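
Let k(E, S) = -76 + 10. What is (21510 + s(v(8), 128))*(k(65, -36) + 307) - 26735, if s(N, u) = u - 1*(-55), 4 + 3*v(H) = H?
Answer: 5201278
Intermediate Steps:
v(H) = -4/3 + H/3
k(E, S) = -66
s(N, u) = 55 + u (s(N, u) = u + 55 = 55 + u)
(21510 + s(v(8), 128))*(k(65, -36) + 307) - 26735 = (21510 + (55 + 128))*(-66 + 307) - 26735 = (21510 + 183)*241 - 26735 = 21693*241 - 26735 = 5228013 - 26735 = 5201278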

* * *

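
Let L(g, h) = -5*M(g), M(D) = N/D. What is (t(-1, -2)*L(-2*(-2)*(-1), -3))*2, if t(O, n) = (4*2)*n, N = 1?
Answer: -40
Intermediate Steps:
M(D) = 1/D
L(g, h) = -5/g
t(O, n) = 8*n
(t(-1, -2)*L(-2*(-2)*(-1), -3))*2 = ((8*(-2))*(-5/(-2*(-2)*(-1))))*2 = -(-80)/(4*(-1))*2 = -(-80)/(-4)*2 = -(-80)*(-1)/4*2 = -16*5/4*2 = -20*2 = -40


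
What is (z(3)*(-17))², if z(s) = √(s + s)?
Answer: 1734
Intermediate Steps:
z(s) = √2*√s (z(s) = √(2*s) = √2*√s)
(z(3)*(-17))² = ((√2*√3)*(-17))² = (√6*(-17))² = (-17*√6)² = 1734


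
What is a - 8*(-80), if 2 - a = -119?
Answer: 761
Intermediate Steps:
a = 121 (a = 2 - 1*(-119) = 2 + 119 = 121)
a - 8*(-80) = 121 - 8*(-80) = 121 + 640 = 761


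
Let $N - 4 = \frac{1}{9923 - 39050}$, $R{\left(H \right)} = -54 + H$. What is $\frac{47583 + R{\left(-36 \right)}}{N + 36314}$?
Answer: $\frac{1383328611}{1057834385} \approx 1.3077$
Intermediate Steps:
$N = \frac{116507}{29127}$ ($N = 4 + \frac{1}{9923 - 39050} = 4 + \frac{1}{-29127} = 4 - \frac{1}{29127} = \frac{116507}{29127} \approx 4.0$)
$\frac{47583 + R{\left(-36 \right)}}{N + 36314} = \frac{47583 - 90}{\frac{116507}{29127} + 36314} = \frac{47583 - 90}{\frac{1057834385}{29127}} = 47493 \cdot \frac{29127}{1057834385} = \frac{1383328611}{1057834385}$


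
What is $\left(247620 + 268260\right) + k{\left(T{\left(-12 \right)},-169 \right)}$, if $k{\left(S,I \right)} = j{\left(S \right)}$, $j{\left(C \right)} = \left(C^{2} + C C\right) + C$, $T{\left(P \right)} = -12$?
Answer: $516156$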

**WORK INSTRUCTIONS**
Retype exactly, and only, the lines above from the one where "Let k(E, S)" occurs up to and including the one where "Answer: 5201278" occurs.

**ANSWER TO THIS EXERCISE**
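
Let k(E, S) = -76 + 10. What is (21510 + s(v(8), 128))*(k(65, -36) + 307) - 26735, if s(N, u) = u - 1*(-55), 4 + 3*v(H) = H?
Answer: 5201278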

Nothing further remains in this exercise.